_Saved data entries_
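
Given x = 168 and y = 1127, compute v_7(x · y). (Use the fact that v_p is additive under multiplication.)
v_7(189336) = 3

v_p(x) = 1 (factor: 168 = 7^1 · 24); v_p(y) = 2 (factor: 1127 = 7^2 · 23). Additivity: v_p(xy) = v_p(x) + v_p(y) = 1 + 2 = 3. (Direct check: xy = 189336 = 7^3 · (552).)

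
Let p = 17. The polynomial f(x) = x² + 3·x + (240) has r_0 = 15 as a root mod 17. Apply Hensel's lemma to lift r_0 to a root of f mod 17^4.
r_3 = 42141 (mod 83521)

Hensel: r_{i+1} = r_i − f(r_i)·(f′(r_i))^{-1} mod 17^{i+2}, f′(x) = 2x + 3. Iterate:
  r_0 = 15 (mod 17)
  r_1 = 236 (mod 289)
  r_2 = 2837 (mod 4913)
  r_3 = 42141 (mod 83521)
Final: r = 42141 satisfies f(r) ≡ 0 mod 17^4.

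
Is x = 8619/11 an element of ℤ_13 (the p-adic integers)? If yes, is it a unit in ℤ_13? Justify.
x ∈ ℤ_13 but not a unit; v_13(x) = 2 > 0

ℤ_13 = {x ∈ ℚ_13 : v_13(x) ≥ 0} and ℤ_13^× = {x ∈ ℤ_13 : v_13(x) = 0}. Here v_13(8619/11) = v_13(num) − v_13(den) = 2; compare against these criteria.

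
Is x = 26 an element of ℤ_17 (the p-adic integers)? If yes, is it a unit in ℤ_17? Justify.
x ∈ ℤ_17^× (unit); v_17(x) = 0

ℤ_17 = {x ∈ ℚ_17 : v_17(x) ≥ 0} and ℤ_17^× = {x ∈ ℤ_17 : v_17(x) = 0}. Here v_17(26) = v_17(num) − v_17(den) = 0; compare against these criteria.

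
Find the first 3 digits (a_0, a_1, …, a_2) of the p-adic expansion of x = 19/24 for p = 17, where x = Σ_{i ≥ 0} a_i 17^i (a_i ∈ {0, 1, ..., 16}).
(a_0, …, a_2) = (10, 3, 9)

v_17(19/24) = 0 (numerator and denominator both coprime to 17), so x ∈ ℤ_17^×. Compute digits iteratively via a_i = x_i mod 17, x_{i+1} = (x_i − a_i)/17, with x_0 = x:
  x_0 = 19/24;  a_0 = 10;  x_1 = (x_0 − 10)/17 = -13/24
  x_1 = -13/24;  a_1 = 3;  x_2 = (x_1 − 3)/17 = -5/24
  x_2 = -5/24;  a_2 = 9;  x_3 = (x_2 − 9)/17 = -13/24
Digits: (10, 3, 9).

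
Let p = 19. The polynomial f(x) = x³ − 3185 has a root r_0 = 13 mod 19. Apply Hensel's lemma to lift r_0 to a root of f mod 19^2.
r_1 = 89 (mod 361)

Hensel: r_{i+1} = r_i − f(r_i)/f′(r_i) mod 19^{i+2}, where f′(x) = 3x². Iterate:
  r_0 = 13 (mod 19)
  r_1 = 89 (mod 361)
Final: r = 89 with f(r) ≡ 0 mod 19^2.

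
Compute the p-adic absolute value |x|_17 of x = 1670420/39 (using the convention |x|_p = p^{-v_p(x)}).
|1670420/39|_17 = 1/83521

Step 1 — compute v_17(x) by factoring powers of 17 out of the numerator and denominator: v_17(1670420/39) = 4. Step 2 — apply |x|_p = p^{-v_p(x)} = 17^{-4} = 1/83521.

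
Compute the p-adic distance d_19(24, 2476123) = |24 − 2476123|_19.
d_19(24, 2476123) = 1/2476099

Step 1 — x − y = 24 − 2476123 = -2476099. Step 2 — v_19(-2476099) = 5 (factor: -2476099 = −(19^5 · 1); the sign does not affect v_p). Step 3 — |x − y|_19 = 19^{-5} = 1/2476099.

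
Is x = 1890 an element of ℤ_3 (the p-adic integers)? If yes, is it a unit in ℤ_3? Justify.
x ∈ ℤ_3 but not a unit; v_3(x) = 3 > 0

ℤ_3 = {x ∈ ℚ_3 : v_3(x) ≥ 0} and ℤ_3^× = {x ∈ ℤ_3 : v_3(x) = 0}. Here v_3(1890) = v_3(num) − v_3(den) = 3; compare against these criteria.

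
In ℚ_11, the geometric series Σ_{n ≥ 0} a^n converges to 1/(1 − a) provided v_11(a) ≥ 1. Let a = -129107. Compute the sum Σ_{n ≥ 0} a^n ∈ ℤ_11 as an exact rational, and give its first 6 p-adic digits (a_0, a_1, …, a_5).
Σ a^n = 1/(1 − a) = 1/129108;  first 6 digits = (1, 0, 0, 2, 2, 10)

v_11(a) = 3 ≥ 1, so the series converges in ℤ_11 to 1/(1 − a) = 1/(1 − (-129107)) = 1/129108. Expand this rational in ℤ_11: compute digits iteratively via d_i = x_i mod 11, x_{i+1} = (x_i − d_i)/11. The first 6 digits are (1, 0, 0, 2, 2, 10).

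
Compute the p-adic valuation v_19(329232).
v_19(329232) = 3

v_19(n) is the largest exponent k such that 19^k divides n. Factor out: 329232 = 19^3 · 48. (Sign doesn't affect v_p.) So v_19(329232) = 3.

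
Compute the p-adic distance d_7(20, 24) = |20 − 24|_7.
d_7(20, 24) = 1

Step 1 — x − y = 20 − 24 = -4. Step 2 — v_7(-4) = 0 (factor: -4 = −(7^0 · 4); the sign does not affect v_p). Step 3 — |x − y|_7 = 7^{0} = 1.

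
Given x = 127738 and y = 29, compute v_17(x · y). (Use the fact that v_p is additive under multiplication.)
v_17(3704402) = 3

v_p(x) = 3 (factor: 127738 = 17^3 · 26); v_p(y) = 0 (factor: 29 = 17^0 · 29). Additivity: v_p(xy) = v_p(x) + v_p(y) = 3 + 0 = 3. (Direct check: xy = 3704402 = 17^3 · (754).)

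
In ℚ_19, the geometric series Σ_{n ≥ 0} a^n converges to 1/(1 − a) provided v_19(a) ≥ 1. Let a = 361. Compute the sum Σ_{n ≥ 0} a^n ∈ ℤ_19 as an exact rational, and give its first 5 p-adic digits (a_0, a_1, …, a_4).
Σ a^n = 1/(1 − a) = -1/360;  first 5 digits = (1, 0, 1, 0, 1)

v_19(a) = 2 ≥ 1, so the series converges in ℤ_19 to 1/(1 − a) = 1/(1 − 361) = -1/360. Expand this rational in ℤ_19: compute digits iteratively via d_i = x_i mod 19, x_{i+1} = (x_i − d_i)/19. The first 5 digits are (1, 0, 1, 0, 1).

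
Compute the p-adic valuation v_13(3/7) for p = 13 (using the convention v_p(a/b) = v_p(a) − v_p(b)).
v_13(3/7) = 0

Factor powers of 13 from the numerator and denominator of the reduced fraction: 3 = 13^0 · 3 and 7 = 13^0 · 7. Apply v_p(a/b) = v_p(a) − v_p(b): v_13(3/7) = 0 − 0 = 0.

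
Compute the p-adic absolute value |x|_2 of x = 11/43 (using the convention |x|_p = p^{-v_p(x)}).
|11/43|_2 = 1

Step 1 — compute v_2(x) by factoring powers of 2 out of the numerator and denominator: v_2(11/43) = 0. Step 2 — apply |x|_p = p^{-v_p(x)} = 2^{0} = 1.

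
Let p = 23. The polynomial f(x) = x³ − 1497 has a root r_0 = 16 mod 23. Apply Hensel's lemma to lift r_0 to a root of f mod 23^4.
r_3 = 84426 (mod 279841)

Hensel: r_{i+1} = r_i − f(r_i)/f′(r_i) mod 23^{i+2}, where f′(x) = 3x². Iterate:
  r_0 = 16 (mod 23)
  r_1 = 315 (mod 529)
  r_2 = 11424 (mod 12167)
  r_3 = 84426 (mod 279841)
Final: r = 84426 with f(r) ≡ 0 mod 23^4.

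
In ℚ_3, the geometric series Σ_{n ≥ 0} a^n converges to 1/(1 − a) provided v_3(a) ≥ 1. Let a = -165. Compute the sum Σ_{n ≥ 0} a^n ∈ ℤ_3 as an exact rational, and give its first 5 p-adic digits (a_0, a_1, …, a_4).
Σ a^n = 1/(1 − a) = 1/166;  first 5 digits = (1, 2, 0, 2, 1)

v_3(a) = 1 ≥ 1, so the series converges in ℤ_3 to 1/(1 − a) = 1/(1 − (-165)) = 1/166. Expand this rational in ℤ_3: compute digits iteratively via d_i = x_i mod 3, x_{i+1} = (x_i − d_i)/3. The first 5 digits are (1, 2, 0, 2, 1).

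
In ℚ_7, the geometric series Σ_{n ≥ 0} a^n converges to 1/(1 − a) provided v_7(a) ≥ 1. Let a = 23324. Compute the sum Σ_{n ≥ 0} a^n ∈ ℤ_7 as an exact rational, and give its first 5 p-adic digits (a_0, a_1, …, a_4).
Σ a^n = 1/(1 − a) = -1/23323;  first 5 digits = (1, 0, 0, 5, 2)

v_7(a) = 3 ≥ 1, so the series converges in ℤ_7 to 1/(1 − a) = 1/(1 − 23324) = -1/23323. Expand this rational in ℤ_7: compute digits iteratively via d_i = x_i mod 7, x_{i+1} = (x_i − d_i)/7. The first 5 digits are (1, 0, 0, 5, 2).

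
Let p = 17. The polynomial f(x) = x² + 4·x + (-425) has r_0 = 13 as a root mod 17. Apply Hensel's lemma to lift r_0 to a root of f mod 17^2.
r_1 = 251 (mod 289)

Hensel: r_{i+1} = r_i − f(r_i)·(f′(r_i))^{-1} mod 17^{i+2}, f′(x) = 2x + 4. Iterate:
  r_0 = 13 (mod 17)
  r_1 = 251 (mod 289)
Final: r = 251 satisfies f(r) ≡ 0 mod 17^2.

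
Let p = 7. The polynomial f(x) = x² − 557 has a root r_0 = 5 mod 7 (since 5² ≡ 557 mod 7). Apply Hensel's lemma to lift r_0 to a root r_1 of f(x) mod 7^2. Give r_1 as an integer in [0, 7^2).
r_1 = 19 (mod 49)

Hensel's recurrence: r_{i+1} = r_i − f(r_i)·(f′(r_i))^{-1} mod 7^{i+2}, with f′(x) = 2x. Iterate:
  r_0 = 5 (mod 7)
  r_1 = 19 (mod 49)
Final: r_1 = 19, and one checks f(r_1) ≡ 0 mod 7^2.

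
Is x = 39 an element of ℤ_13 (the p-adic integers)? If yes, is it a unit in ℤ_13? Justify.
x ∈ ℤ_13 but not a unit; v_13(x) = 1 > 0

ℤ_13 = {x ∈ ℚ_13 : v_13(x) ≥ 0} and ℤ_13^× = {x ∈ ℤ_13 : v_13(x) = 0}. Here v_13(39) = v_13(num) − v_13(den) = 1; compare against these criteria.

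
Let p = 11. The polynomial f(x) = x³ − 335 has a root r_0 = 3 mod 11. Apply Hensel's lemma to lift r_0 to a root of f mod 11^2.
r_1 = 113 (mod 121)

Hensel: r_{i+1} = r_i − f(r_i)/f′(r_i) mod 11^{i+2}, where f′(x) = 3x². Iterate:
  r_0 = 3 (mod 11)
  r_1 = 113 (mod 121)
Final: r = 113 with f(r) ≡ 0 mod 11^2.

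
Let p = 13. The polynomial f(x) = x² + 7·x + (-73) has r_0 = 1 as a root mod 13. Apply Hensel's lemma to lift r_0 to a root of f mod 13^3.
r_2 = 1886 (mod 2197)

Hensel: r_{i+1} = r_i − f(r_i)·(f′(r_i))^{-1} mod 13^{i+2}, f′(x) = 2x + 7. Iterate:
  r_0 = 1 (mod 13)
  r_1 = 27 (mod 169)
  r_2 = 1886 (mod 2197)
Final: r = 1886 satisfies f(r) ≡ 0 mod 13^3.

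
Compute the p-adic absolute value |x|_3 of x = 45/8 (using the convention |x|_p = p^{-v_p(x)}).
|45/8|_3 = 1/9

Step 1 — compute v_3(x) by factoring powers of 3 out of the numerator and denominator: v_3(45/8) = 2. Step 2 — apply |x|_p = p^{-v_p(x)} = 3^{-2} = 1/9.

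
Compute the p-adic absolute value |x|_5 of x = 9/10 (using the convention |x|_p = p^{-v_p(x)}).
|9/10|_5 = 5

Step 1 — compute v_5(x) by factoring powers of 5 out of the numerator and denominator: v_5(9/10) = -1. Step 2 — apply |x|_p = p^{-v_p(x)} = 5^{1} = 5.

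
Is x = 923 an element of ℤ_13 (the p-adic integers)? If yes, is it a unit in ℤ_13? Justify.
x ∈ ℤ_13 but not a unit; v_13(x) = 1 > 0

ℤ_13 = {x ∈ ℚ_13 : v_13(x) ≥ 0} and ℤ_13^× = {x ∈ ℤ_13 : v_13(x) = 0}. Here v_13(923) = v_13(num) − v_13(den) = 1; compare against these criteria.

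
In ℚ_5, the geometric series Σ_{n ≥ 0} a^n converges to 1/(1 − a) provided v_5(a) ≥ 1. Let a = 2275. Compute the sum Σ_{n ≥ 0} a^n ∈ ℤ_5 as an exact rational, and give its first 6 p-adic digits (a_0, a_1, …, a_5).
Σ a^n = 1/(1 − a) = -1/2274;  first 6 digits = (1, 0, 1, 3, 4, 1)

v_5(a) = 2 ≥ 1, so the series converges in ℤ_5 to 1/(1 − a) = 1/(1 − 2275) = -1/2274. Expand this rational in ℤ_5: compute digits iteratively via d_i = x_i mod 5, x_{i+1} = (x_i − d_i)/5. The first 6 digits are (1, 0, 1, 3, 4, 1).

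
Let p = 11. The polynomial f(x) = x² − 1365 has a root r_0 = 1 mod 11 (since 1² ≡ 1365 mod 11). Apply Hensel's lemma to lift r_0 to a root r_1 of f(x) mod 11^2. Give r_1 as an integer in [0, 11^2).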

_PROBLEM DETAILS_
For the entries above, transcribe precisely the lines from the one with "In ℚ_5, the" through the end, including both.

_RESULT OF THIS TASK_
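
In ℚ_5, the geometric series Σ_{n ≥ 0} a^n converges to 1/(1 − a) provided v_5(a) ≥ 1. Let a = 2275. Compute the sum Σ_{n ≥ 0} a^n ∈ ℤ_5 as an exact rational, and give its first 6 p-adic digits (a_0, a_1, …, a_5).
Σ a^n = 1/(1 − a) = -1/2274;  first 6 digits = (1, 0, 1, 3, 4, 1)

v_5(a) = 2 ≥ 1, so the series converges in ℤ_5 to 1/(1 − a) = 1/(1 − 2275) = -1/2274. Expand this rational in ℤ_5: compute digits iteratively via d_i = x_i mod 5, x_{i+1} = (x_i − d_i)/5. The first 6 digits are (1, 0, 1, 3, 4, 1).

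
Let p = 11. The polynomial f(x) = x² − 1365 has a root r_0 = 1 mod 11 (since 1² ≡ 1365 mod 11). Apply Hensel's lemma to lift r_0 to a root r_1 of f(x) mod 11^2. Give r_1 as an integer in [0, 11^2).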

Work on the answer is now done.